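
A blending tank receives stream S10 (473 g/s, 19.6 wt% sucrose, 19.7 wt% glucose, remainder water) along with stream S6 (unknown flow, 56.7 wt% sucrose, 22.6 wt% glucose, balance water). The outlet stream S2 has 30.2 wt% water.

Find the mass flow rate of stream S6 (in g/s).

Let S6 be the unknown flow. Total out = 473 + S6.
water balance: 287.11 + 0.207·S6 = 0.302·(473 + S6)
(0.207 − 0.302)·S6 = 0.302×473 − 287.11 = -144.26
S6 = -144.26 / -0.095 = 1518.6 g/s

1519 g/s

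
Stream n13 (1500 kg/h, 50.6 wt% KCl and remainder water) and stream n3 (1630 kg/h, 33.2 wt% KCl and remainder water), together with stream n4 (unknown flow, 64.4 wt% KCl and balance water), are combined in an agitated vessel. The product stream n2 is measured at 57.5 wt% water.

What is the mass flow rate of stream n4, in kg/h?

137.4 kg/h

Let n4 be the unknown flow. Total out = 3130 + n4.
water balance: 1829.8 + 0.356·n4 = 0.575·(3130 + n4)
(0.356 − 0.575)·n4 = 0.575×3130 − 1829.8 = -30.09
n4 = -30.09 / -0.219 = 137.4 kg/h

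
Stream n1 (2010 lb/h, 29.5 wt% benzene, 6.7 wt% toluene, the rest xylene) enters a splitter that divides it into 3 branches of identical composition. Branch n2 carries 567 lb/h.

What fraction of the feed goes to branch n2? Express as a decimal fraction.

Fraction to n2 = 567/2010 = 0.2821.

0.282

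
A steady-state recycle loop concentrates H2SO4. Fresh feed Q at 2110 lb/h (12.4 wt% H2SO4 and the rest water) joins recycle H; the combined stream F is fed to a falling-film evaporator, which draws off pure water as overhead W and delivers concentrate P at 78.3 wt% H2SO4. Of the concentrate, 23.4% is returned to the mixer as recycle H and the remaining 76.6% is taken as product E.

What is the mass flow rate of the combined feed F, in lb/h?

2212 lb/h

Overall H2SO4 balance (none leaves overhead): H2SO4 in fresh feed = H2SO4 in product, i.e. 2110×0.124 = (1−0.234)·P·0.783.
P = 261.64/(0.783×0.766) = 436.23 lb/h.
Recycle H = 0.234×436.23 = 102.08 lb/h.
Combined feed F = 2110 + 102.08 = 2212.1 lb/h.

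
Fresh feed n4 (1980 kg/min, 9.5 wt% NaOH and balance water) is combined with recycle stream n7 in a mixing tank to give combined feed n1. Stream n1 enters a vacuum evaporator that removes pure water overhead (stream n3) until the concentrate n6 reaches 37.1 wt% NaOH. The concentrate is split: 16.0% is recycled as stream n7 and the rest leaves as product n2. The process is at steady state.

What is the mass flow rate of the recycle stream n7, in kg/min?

96.57 kg/min

Overall NaOH balance (none leaves overhead): NaOH in fresh feed = NaOH in product, i.e. 1980×0.095 = (1−0.160)·n6·0.371.
n6 = 188.1/(0.371×0.840) = 603.58 kg/min.
Recycle n7 = 0.160×603.58 = 96.573 kg/min.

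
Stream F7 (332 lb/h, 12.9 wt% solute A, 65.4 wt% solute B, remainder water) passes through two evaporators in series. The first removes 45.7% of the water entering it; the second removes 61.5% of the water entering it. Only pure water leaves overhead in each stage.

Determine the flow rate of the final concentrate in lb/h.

275 lb/h

water in feed = 332×0.217 = 72.044 lb/h.
After stage 1: water left = (1−0.457)×72.044 = 39.12; stream total = 299.08 lb/h.
After stage 2: water left = (1−0.615)×39.12 = 15.061; final concentrate = 275.02 lb/h.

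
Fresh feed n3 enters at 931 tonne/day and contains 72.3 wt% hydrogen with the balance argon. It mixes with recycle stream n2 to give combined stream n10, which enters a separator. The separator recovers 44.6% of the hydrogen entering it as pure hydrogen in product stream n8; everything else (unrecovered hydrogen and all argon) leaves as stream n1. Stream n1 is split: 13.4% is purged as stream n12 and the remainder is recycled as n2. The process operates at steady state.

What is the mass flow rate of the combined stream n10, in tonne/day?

argon enters only via n3 and leaves only via the purge: 931×0.277 = 0.134×(argon in n1), and the separator passes all argon, so argon in n10 = argon in n1 = 1924.5 tonne/day.
hydrogen in n10: m_A = 931×0.723 + (1−0.134)·(1−0.446)·m_A, so m_A = 673.11/0.5202 = 1293.9 tonne/day.
n10 = 1293.9 + 1924.5 = 3218.4 tonne/day.

3218 tonne/day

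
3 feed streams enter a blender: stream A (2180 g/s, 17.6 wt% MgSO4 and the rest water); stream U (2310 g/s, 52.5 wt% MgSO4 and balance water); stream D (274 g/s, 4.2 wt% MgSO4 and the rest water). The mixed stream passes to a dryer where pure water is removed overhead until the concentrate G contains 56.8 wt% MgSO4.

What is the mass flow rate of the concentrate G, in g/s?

2831 g/s

MgSO4 entering = 2180×0.176 + 2310×0.525 + 274×0.042 = 1607.9 g/s.
All MgSO4 reports to G, so G = 1607.9/0.568 = 2830.9 g/s.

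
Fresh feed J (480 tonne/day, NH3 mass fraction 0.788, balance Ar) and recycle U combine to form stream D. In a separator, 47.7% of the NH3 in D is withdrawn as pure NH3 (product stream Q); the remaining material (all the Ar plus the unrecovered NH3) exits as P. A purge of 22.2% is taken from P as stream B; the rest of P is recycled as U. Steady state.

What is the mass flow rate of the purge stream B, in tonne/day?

175.8 tonne/day

Ar enters only via J and leaves only via the purge: 480×0.212 = 0.222×(Ar in P), and the separator passes all Ar, so Ar in D = Ar in P = 458.38 tonne/day.
NH3 in D: m_A = 480×0.788 + (1−0.222)·(1−0.477)·m_A, so m_A = 378.24/0.5931 = 637.73 tonne/day.
P = (1−0.477)×637.73 + 458.38 = 791.91 tonne/day.
Purge B = 0.222×791.91 = 175.8 tonne/day.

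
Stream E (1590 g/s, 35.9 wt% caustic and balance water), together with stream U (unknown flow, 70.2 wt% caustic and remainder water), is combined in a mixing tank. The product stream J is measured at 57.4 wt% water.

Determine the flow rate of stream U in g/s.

Let U be the unknown flow. Total out = 1590 + U.
water balance: 1019.2 + 0.298·U = 0.574·(1590 + U)
(0.298 − 0.574)·U = 0.574×1590 − 1019.2 = -106.53
U = -106.53 / -0.276 = 385.98 g/s

386 g/s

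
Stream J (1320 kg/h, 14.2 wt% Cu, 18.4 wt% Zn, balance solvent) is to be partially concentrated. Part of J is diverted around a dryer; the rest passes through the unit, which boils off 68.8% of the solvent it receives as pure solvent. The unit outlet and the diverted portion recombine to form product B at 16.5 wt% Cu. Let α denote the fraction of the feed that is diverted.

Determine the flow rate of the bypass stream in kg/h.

923.2 kg/h

All 1320×0.142 = 187.44 kg/h of Cu reaches B, so B = 187.44/0.165 = 1136 kg/h and vapour = 184 kg/h.
The evaporator receives (1−α)·1320 of feed at 0.674 solvent and removes 0.688 of that solvent:
0.688×0.674×(1−α)×1320 = 184
(1−α) = 184/612.1 = 0.3006;  α = 0.6994.
Bypass flow = 0.6994×1320 = 923.2 kg/h.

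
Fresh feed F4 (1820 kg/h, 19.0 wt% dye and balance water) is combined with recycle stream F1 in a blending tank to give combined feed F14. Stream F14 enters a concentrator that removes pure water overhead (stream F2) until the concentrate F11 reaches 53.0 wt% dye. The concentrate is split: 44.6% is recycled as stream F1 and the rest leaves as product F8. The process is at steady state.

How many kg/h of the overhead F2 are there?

1168 kg/h

Overall dye balance (none leaves overhead): dye in fresh feed = dye in product, i.e. 1820×0.190 = (1−0.446)·F11·0.530.
F11 = 345.8/(0.530×0.554) = 1177.7 kg/h.
Recycle F1 = 0.446×1177.7 = 525.26 kg/h.
Combined feed F14 = 1820 + 525.26 = 2345.3 kg/h.
Overhead F2 = F14 − F11 = 2345.3 − 1177.7 = 1167.5 kg/h.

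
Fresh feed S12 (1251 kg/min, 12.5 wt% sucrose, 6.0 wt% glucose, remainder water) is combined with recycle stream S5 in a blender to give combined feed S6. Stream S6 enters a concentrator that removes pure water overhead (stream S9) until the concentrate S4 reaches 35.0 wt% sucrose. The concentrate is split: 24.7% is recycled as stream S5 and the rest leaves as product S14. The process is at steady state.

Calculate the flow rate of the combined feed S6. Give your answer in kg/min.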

____________________

From the data, list each line in which the string "taken" appears.

▶ [EXERCISE OUTPUT]
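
A steady-state recycle loop concentrates H2SO4. Fresh feed Q at 2110 lb/h (12.4 wt% H2SO4 and the rest water) joins recycle H; the combined stream F is fed to a falling-film evaporator, which draws off pure water as overhead W and delivers concentrate P at 78.3 wt% H2SO4. Of the concentrate, 23.4% is returned to the mixer as recycle H and the remaining 76.6% is taken as product E.
Fresh feed J (480 tonne/day, NH3 mass fraction 0.788, balance Ar) and recycle U combine to form stream D. In a separator, 47.7% of the NH3 in D is withdrawn as pure NH3 (product stream Q); the remaining material (all the Ar plus the unrecovered NH3) exits as P. A purge of 22.2% is taken from P as stream B; the rest of P is recycled as U. Steady state.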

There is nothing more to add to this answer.